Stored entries
+--

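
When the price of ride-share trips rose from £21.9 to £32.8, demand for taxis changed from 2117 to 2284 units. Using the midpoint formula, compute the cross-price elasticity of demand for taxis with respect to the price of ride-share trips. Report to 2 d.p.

ΔQ_x = 2284 − 2117 = 167; ΔP_y = 32.8 − 21.9 = 10.9.
Midpoints: P̄_y = 27.35, Q̄_x = 2200.5.
ε_xy = (ΔQ_x/ΔP_y)(P̄_y/Q̄_x) = (167/10.9)(27.35/2200.5).

0.19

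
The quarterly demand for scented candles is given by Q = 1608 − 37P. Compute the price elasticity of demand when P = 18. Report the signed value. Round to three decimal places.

At P = 18, Q = 942.
dQ/dP = −37.
ε = (dQ/dP)(P/Q) = (-37)(18/942).
|ε| < 1, so demand is inelastic at this price.

-0.707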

+--

- To do -
Only the lines from the one containing "The quarterly demand" through the end of the entries above belong in the answer; repeat them exactly.

- Final answer -
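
The quarterly demand for scented candles is given by Q = 1608 − 37P. Compute the price elasticity of demand when P = 18. Report the signed value. Round to three decimal places.

At P = 18, Q = 942.
dQ/dP = −37.
ε = (dQ/dP)(P/Q) = (-37)(18/942).
|ε| < 1, so demand is inelastic at this price.

-0.707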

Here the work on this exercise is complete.